- [What is expected]: Please set down every record exactly as it appears below.
[Opening Given data section]
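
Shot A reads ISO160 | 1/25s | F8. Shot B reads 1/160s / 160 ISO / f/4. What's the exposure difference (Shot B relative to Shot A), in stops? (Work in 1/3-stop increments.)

2/3 stop darker

Aperture: f/8 → f/7.1 → f/6.3 → f/5.6 → f/5 → f/4.5 → f/4 — 2 stops larger aperture (brighter).
Shutter speed: 1/25 → 1/30 → 1/40 → 1/50 → 1/60 → 1/80 → 1/100 → 1/125 → 1/160 — 2 2/3 stops shorter (darker).
ISO: unchanged.
Net: +2 −2 2/3 = −2/3 stops.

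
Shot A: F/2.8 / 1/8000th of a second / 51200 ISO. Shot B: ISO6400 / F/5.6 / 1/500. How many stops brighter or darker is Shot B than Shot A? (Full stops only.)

Aperture: f/2.8 → f/4 → f/5.6 — 2 stops narrower (darker).
Shutter speed: 1/8000 → 1/4000 → 1/2000 → 1/1000 → 1/500 — 4 stops longer (brighter).
ISO: 51200 → 25600 → 12800 → 6400 — 3 stops lower (darker).
Net: −2 +4 −3 = −1 stop.

1 stop darker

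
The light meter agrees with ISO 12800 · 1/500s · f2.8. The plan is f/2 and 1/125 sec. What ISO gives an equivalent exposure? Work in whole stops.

ISO 1600

Aperture: f/2.8 → f/2 — 1 stop opened up (brighter).
Shutter speed: 1/500 → 1/250 → 1/125 — 2 stops slower (brighter).
Net change so far: 3 stops brighter. Offset with the ISO: 12800 → 6400 → 3200 → 1600.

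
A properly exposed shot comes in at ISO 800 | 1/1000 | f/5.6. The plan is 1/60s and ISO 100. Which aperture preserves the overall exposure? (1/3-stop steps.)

f/8

Shutter speed: 1/1000 → 1/800 → 1/640 → 1/500 → 1/400 → 1/320 → 1/250 → 1/200 → 1/160 → 1/125 → 1/100 → 1/80 → 1/60 — 4 stops slower (brighter).
ISO: 800 → 640 → 500 → 400 → 320 → 250 → 200 → 160 → 125 → 100 — 3 stops lower (darker).
Net change so far: 1 stop brighter. Offset with the aperture: f/5.6 → f/6.3 → f/7.1 → f/8.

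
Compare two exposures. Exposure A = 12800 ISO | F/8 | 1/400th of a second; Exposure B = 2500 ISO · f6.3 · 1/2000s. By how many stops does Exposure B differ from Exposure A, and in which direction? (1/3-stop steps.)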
[Closing Given data section]
- [Answer for this exercise]:
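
Shot A reads ISO160 | 1/25s | F8. Shot B reads 1/160s / 160 ISO / f/4. What's the exposure difference (Shot B relative to Shot A), in stops? (Work in 1/3-stop increments.)

2/3 stop darker

Aperture: f/8 → f/7.1 → f/6.3 → f/5.6 → f/5 → f/4.5 → f/4 — 2 stops larger aperture (brighter).
Shutter speed: 1/25 → 1/30 → 1/40 → 1/50 → 1/60 → 1/80 → 1/100 → 1/125 → 1/160 — 2 2/3 stops shorter (darker).
ISO: unchanged.
Net: +2 −2 2/3 = −2/3 stops.

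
Shot A: F/2.8 / 1/8000th of a second / 51200 ISO. Shot B: ISO6400 / F/5.6 / 1/500. How many stops brighter or darker is Shot B than Shot A? (Full stops only.)

Aperture: f/2.8 → f/4 → f/5.6 — 2 stops narrower (darker).
Shutter speed: 1/8000 → 1/4000 → 1/2000 → 1/1000 → 1/500 — 4 stops longer (brighter).
ISO: 51200 → 25600 → 12800 → 6400 — 3 stops lower (darker).
Net: −2 +4 −3 = −1 stop.

1 stop darker

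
The light meter agrees with ISO 12800 · 1/500s · f2.8. The plan is f/2 and 1/125 sec. What ISO gives an equivalent exposure? Work in whole stops.

ISO 1600

Aperture: f/2.8 → f/2 — 1 stop opened up (brighter).
Shutter speed: 1/500 → 1/250 → 1/125 — 2 stops slower (brighter).
Net change so far: 3 stops brighter. Offset with the ISO: 12800 → 6400 → 3200 → 1600.

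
A properly exposed shot comes in at ISO 800 | 1/1000 | f/5.6. The plan is 1/60s and ISO 100. Which aperture preserves the overall exposure? (1/3-stop steps.)

f/8

Shutter speed: 1/1000 → 1/800 → 1/640 → 1/500 → 1/400 → 1/320 → 1/250 → 1/200 → 1/160 → 1/125 → 1/100 → 1/80 → 1/60 — 4 stops slower (brighter).
ISO: 800 → 640 → 500 → 400 → 320 → 250 → 200 → 160 → 125 → 100 — 3 stops lower (darker).
Net change so far: 1 stop brighter. Offset with the aperture: f/5.6 → f/6.3 → f/7.1 → f/8.

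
Compare two exposures. Exposure A = 12800 ISO | F/8 | 1/400th of a second; Exposure B = 2500 ISO · f6.3 · 1/2000s. By how many stops does Exposure B differ from Exposure A, and in which direction? (1/3-stop steps.)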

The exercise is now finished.